▶ _Work instructions_:
Only the lines from the one containing "A formal verification" through the last line of the material should be returned, each exactly as it stands.

Supplied records Block Start

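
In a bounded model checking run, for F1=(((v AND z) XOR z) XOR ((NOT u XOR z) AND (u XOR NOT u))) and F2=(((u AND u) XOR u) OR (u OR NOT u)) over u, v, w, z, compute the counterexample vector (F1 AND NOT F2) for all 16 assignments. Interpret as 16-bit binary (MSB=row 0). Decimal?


F1 = (((v AND z) XOR z) XOR ((NOT u XOR z) AND (u XOR NOT u)))
F2 = (((u AND u) XOR u) OR (u OR NOT u))
Counterexample to F1=>F2 is where F1=1 and F2=0.
Evaluate each row (bits = u,v,w,z, MSB first):
  row 0 [0000]: F1=1 F2=1 -> F1&~F2 -> 0
  row 1 [0001]: F1=1 F2=1 -> F1&~F2 -> 0
  row 2 [0010]: F1=1 F2=1 -> F1&~F2 -> 0
  row 3 [0011]: F1=1 F2=1 -> F1&~F2 -> 0
  row 4 [0100]: F1=1 F2=1 -> F1&~F2 -> 0
  row 5 [0101]: F1=0 F2=1 -> F1&~F2 -> 0
  row 6 [0110]: F1=1 F2=1 -> F1&~F2 -> 0
  row 7 [0111]: F1=0 F2=1 -> F1&~F2 -> 0
  row 8 [1000]: F1=0 F2=1 -> F1&~F2 -> 0
  row 9 [1001]: F1=0 F2=1 -> F1&~F2 -> 0
  row 10 [1010]: F1=0 F2=1 -> F1&~F2 -> 0
  row 11 [1011]: F1=0 F2=1 -> F1&~F2 -> 0
  row 12 [1100]: F1=0 F2=1 -> F1&~F2 -> 0
  row 13 [1101]: F1=1 F2=1 -> F1&~F2 -> 0
  row 14 [1110]: F1=0 F2=1 -> F1&~F2 -> 0
  row 15 [1111]: F1=1 F2=1 -> F1&~F2 -> 0
Full result column, 4 rows per line (u,v fixed per line; w,z runs 00..11 left to right):
  rows 0-3 [u,v=00]: 0000  = hex 0
  rows 4-7 [u,v=01]: 0000  = hex 0
  rows 8-11 [u,v=10]: 0000  = hex 0
  rows 12-15 [u,v=11]: 0000  = hex 0
Counterexample vector (row 0 .. row 15) = 0000000000000000
Output column grouped in 4s = 0000 0000 0000 0000 = 0x0000
Convert to decimal digit by digit (value = value*16 + digit):
  0 -> 0
  0*16 + 0 = 0
  0*16 + 0 = 0
  0*16 + 0 = 0
Decimal = 0

0


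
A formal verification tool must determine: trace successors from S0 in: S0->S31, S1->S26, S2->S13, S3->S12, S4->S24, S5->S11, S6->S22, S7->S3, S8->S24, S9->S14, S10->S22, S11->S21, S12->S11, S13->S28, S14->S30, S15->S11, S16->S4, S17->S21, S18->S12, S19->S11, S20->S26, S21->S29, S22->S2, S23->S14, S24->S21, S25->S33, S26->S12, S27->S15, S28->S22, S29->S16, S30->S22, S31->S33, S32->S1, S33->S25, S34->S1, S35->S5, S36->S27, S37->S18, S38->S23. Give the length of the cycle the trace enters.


Trace from S0 until a state repeats:
  S0 -> S31 -> S33 -> S25 -> S33
S33 first seen at step 2, revisited at step 4.
Cycle length = 4 - 2 = 2

2


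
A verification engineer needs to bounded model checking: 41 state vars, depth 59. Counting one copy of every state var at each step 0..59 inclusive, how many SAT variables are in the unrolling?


BMC unrolls to depth k, creating one copy of each state var for steps 0..k.
Step count = 59 + 1 = 60 (steps 0 through 59)
Vars per step = 41
Total = 41 * 60 = 2460

2460


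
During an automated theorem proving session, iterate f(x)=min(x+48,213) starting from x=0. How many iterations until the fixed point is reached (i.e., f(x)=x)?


Step 1: x=0, cap=213, increment=48
Step 2: x grows by 48 each step until capped at 213; fixed point is x=213
Step 3: iterations = ceil(213/48) = 5

5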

Supplied records Block End

▶ _Solved problem_:
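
A formal verification tool must determine: trace successors from S0 in: S0->S31, S1->S26, S2->S13, S3->S12, S4->S24, S5->S11, S6->S22, S7->S3, S8->S24, S9->S14, S10->S22, S11->S21, S12->S11, S13->S28, S14->S30, S15->S11, S16->S4, S17->S21, S18->S12, S19->S11, S20->S26, S21->S29, S22->S2, S23->S14, S24->S21, S25->S33, S26->S12, S27->S15, S28->S22, S29->S16, S30->S22, S31->S33, S32->S1, S33->S25, S34->S1, S35->S5, S36->S27, S37->S18, S38->S23. Give the length of the cycle the trace enters.


Trace from S0 until a state repeats:
  S0 -> S31 -> S33 -> S25 -> S33
S33 first seen at step 2, revisited at step 4.
Cycle length = 4 - 2 = 2

2


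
A verification engineer needs to bounded model checking: 41 state vars, depth 59. Counting one copy of every state var at each step 0..59 inclusive, how many SAT variables are in the unrolling?


BMC unrolls to depth k, creating one copy of each state var for steps 0..k.
Step count = 59 + 1 = 60 (steps 0 through 59)
Vars per step = 41
Total = 41 * 60 = 2460

2460


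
During an automated theorem proving session, iterate f(x)=min(x+48,213) starting from x=0. How many iterations until the fixed point is reached (i.e., f(x)=x)?


Step 1: x=0, cap=213, increment=48
Step 2: x grows by 48 each step until capped at 213; fixed point is x=213
Step 3: iterations = ceil(213/48) = 5

5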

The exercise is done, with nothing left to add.